**Provided information**:

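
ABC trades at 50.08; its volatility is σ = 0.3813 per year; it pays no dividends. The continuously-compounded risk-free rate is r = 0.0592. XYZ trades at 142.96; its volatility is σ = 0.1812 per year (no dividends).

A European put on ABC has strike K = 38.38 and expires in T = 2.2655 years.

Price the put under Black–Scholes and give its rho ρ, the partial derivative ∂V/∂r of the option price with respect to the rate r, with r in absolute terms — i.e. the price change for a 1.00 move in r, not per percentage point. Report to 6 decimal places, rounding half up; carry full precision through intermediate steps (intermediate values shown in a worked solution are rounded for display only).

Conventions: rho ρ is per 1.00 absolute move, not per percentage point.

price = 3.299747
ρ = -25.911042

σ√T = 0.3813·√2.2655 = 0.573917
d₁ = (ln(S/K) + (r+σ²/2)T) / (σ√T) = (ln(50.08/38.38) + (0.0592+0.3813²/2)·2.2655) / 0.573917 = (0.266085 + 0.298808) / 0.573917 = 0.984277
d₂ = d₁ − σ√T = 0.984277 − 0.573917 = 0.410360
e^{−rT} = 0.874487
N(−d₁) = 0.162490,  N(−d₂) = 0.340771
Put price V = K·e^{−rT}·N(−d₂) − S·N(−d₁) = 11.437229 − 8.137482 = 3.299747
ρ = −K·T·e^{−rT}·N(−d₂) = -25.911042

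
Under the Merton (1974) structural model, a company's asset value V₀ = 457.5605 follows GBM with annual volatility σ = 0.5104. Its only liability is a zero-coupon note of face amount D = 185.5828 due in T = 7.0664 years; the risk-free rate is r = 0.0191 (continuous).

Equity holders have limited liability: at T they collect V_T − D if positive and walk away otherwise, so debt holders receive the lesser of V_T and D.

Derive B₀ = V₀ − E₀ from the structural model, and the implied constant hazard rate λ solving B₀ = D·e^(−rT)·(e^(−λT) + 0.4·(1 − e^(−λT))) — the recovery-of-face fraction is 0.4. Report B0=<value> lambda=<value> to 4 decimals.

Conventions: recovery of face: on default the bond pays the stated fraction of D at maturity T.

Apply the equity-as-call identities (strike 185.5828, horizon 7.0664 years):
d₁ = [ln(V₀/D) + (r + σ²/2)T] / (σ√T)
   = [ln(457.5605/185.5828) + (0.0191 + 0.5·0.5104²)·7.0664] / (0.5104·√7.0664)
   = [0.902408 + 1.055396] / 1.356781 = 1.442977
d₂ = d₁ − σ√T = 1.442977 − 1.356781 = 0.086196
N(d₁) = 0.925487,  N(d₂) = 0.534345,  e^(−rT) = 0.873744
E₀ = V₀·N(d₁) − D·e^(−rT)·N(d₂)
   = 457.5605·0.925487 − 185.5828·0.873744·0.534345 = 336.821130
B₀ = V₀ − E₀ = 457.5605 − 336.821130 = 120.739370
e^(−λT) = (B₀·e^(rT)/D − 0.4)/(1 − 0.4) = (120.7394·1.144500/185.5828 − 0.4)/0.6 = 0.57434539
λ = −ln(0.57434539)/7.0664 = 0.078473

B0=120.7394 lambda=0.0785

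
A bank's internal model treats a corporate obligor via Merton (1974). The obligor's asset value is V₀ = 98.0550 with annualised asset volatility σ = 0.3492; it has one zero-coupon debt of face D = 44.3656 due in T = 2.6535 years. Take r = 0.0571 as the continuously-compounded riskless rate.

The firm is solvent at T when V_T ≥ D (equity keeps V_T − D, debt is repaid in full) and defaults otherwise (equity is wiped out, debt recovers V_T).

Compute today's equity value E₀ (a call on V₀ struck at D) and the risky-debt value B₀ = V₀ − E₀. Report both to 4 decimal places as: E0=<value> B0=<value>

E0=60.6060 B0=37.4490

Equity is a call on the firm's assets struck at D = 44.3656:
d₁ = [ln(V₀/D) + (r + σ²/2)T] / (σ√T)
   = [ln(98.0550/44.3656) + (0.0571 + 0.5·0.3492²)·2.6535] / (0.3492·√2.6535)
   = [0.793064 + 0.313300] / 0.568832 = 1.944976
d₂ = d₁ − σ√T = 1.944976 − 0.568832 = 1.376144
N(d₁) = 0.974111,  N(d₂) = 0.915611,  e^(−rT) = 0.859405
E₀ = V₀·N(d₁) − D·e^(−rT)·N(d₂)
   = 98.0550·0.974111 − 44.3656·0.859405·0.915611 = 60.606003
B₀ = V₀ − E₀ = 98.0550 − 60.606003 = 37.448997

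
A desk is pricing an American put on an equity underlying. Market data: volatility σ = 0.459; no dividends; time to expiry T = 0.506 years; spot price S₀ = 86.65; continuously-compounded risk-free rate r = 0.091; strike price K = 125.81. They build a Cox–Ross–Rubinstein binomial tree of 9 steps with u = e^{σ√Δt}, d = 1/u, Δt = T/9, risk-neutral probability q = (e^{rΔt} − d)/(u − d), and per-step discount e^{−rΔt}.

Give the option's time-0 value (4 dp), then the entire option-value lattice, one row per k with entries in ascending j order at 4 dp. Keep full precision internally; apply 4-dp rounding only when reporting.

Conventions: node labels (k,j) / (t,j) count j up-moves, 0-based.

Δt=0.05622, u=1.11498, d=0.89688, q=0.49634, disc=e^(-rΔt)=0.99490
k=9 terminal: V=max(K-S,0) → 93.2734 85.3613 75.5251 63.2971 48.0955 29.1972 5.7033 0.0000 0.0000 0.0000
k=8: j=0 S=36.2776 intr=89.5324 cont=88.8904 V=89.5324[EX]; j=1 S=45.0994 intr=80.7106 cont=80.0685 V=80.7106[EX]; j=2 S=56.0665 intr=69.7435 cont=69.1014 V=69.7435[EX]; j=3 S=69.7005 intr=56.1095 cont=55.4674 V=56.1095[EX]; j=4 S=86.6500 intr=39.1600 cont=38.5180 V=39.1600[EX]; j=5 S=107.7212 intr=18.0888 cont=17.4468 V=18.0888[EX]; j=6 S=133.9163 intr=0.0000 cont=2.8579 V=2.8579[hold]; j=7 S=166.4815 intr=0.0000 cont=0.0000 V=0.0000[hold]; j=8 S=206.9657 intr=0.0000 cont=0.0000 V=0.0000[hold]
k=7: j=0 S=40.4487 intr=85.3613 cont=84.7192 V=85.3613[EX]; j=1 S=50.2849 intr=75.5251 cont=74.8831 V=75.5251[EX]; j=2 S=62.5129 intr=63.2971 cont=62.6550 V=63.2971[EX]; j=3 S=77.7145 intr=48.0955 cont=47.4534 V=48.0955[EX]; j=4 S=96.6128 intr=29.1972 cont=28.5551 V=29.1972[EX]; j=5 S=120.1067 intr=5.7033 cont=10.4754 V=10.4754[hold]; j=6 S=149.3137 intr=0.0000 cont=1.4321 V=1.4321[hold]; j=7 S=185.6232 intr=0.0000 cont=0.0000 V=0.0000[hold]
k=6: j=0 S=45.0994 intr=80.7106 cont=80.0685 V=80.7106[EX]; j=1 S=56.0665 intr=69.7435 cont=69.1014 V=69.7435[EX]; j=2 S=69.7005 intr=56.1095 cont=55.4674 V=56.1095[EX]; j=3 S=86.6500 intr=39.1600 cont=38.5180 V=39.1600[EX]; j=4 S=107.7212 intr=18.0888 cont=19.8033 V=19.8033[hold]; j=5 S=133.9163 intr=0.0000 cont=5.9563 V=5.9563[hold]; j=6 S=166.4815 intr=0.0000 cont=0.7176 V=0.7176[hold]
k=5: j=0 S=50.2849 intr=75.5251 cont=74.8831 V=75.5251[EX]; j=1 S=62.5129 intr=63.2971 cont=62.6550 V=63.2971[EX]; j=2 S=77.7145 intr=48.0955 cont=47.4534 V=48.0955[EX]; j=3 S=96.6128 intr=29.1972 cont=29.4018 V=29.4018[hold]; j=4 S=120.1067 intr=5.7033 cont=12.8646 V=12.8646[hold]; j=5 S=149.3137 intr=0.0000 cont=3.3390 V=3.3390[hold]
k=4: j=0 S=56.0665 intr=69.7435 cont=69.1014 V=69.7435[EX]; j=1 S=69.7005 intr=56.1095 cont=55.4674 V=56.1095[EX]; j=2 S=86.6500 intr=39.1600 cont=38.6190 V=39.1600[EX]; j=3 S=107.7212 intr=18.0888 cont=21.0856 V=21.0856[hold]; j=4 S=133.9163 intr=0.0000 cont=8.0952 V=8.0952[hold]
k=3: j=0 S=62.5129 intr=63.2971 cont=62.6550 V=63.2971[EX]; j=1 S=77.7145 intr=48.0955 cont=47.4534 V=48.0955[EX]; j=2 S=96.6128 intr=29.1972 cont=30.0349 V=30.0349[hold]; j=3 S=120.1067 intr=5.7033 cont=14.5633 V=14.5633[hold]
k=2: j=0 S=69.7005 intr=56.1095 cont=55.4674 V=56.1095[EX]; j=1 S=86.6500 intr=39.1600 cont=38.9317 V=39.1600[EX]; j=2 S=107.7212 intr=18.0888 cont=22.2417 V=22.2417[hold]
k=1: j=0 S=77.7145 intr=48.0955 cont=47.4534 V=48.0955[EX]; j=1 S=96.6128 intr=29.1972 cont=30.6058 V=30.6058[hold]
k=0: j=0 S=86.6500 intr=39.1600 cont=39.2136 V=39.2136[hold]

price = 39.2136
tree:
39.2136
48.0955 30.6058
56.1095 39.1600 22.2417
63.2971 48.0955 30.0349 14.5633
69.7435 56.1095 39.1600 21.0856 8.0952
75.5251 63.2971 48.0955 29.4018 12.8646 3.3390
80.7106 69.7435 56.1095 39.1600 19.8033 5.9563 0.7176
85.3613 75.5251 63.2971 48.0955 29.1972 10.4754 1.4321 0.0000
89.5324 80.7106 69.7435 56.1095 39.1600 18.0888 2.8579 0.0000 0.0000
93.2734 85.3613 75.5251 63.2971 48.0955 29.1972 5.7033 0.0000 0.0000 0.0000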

**Problem to work on**:
Look over the records above and copy each line that includes the string "liability".

**Response to this task**:
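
Under the Merton (1974) structural model, a company's asset value V₀ = 457.5605 follows GBM with annual volatility σ = 0.5104. Its only liability is a zero-coupon note of face amount D = 185.5828 due in T = 7.0664 years; the risk-free rate is r = 0.0191 (continuous).
Equity holders have limited liability: at T they collect V_T − D if positive and walk away otherwise, so debt holders receive the lesser of V_T and D.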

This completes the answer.